▶ _Goal of the exercise_:
Please transcribe exactly the lines from the one containing "Run until the" through the end of the records below, both included, and nothing else.

▶ _Material for the task_:

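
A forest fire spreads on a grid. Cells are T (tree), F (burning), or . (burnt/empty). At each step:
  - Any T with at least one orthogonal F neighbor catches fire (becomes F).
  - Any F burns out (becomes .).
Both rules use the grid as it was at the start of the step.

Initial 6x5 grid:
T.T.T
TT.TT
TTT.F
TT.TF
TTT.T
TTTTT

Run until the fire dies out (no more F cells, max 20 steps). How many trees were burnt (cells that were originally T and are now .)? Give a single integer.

Step 1: +3 fires, +2 burnt (F count now 3)
Step 2: +3 fires, +3 burnt (F count now 3)
Step 3: +1 fires, +3 burnt (F count now 1)
Step 4: +1 fires, +1 burnt (F count now 1)
Step 5: +2 fires, +1 burnt (F count now 2)
Step 6: +2 fires, +2 burnt (F count now 2)
Step 7: +2 fires, +2 burnt (F count now 2)
Step 8: +2 fires, +2 burnt (F count now 2)
Step 9: +3 fires, +2 burnt (F count now 3)
Step 10: +1 fires, +3 burnt (F count now 1)
Step 11: +1 fires, +1 burnt (F count now 1)
Step 12: +0 fires, +1 burnt (F count now 0)
Fire out after step 12
Initially T: 22, now '.': 29
Total burnt (originally-T cells now '.'): 21

Answer: 21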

▶ _Answer for this exercise_:
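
Run until the fire dies out (no more F cells, max 20 steps). How many trees were burnt (cells that were originally T and are now .)? Give a single integer.

Step 1: +3 fires, +2 burnt (F count now 3)
Step 2: +3 fires, +3 burnt (F count now 3)
Step 3: +1 fires, +3 burnt (F count now 1)
Step 4: +1 fires, +1 burnt (F count now 1)
Step 5: +2 fires, +1 burnt (F count now 2)
Step 6: +2 fires, +2 burnt (F count now 2)
Step 7: +2 fires, +2 burnt (F count now 2)
Step 8: +2 fires, +2 burnt (F count now 2)
Step 9: +3 fires, +2 burnt (F count now 3)
Step 10: +1 fires, +3 burnt (F count now 1)
Step 11: +1 fires, +1 burnt (F count now 1)
Step 12: +0 fires, +1 burnt (F count now 0)
Fire out after step 12
Initially T: 22, now '.': 29
Total burnt (originally-T cells now '.'): 21

Answer: 21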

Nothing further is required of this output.